_Your objective_: Below are records; write all of them out exactly.

(Material provided Opens)

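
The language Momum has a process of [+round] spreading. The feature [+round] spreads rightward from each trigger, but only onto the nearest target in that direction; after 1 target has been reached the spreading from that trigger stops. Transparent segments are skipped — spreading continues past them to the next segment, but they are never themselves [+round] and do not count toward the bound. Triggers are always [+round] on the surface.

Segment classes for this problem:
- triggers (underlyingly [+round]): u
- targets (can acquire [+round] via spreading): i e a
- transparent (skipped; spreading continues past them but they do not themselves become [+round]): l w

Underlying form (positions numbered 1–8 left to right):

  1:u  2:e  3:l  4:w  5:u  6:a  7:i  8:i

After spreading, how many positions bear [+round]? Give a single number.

4

From /u/ at 1 rightward: 2 /e/ → [+round]; bound reached.
From /u/ at 5 rightward: 6 /a/ → [+round]; bound reached.
Targets with no active source: positions 7 8 stay [-round].
[+round] positions on the surface: 1 2 5 6.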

(Material provided Closes)

_Response below_:
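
The language Momum has a process of [+round] spreading. The feature [+round] spreads rightward from each trigger, but only onto the nearest target in that direction; after 1 target has been reached the spreading from that trigger stops. Transparent segments are skipped — spreading continues past them to the next segment, but they are never themselves [+round] and do not count toward the bound. Triggers are always [+round] on the surface.

Segment classes for this problem:
- triggers (underlyingly [+round]): u
- targets (can acquire [+round] via spreading): i e a
- transparent (skipped; spreading continues past them but they do not themselves become [+round]): l w

Underlying form (positions numbered 1–8 left to right):

  1:u  2:e  3:l  4:w  5:u  6:a  7:i  8:i

After spreading, how many positions bear [+round]? Give a single number.

4

From /u/ at 1 rightward: 2 /e/ → [+round]; bound reached.
From /u/ at 5 rightward: 6 /a/ → [+round]; bound reached.
Targets with no active source: positions 7 8 stay [-round].
[+round] positions on the surface: 1 2 5 6.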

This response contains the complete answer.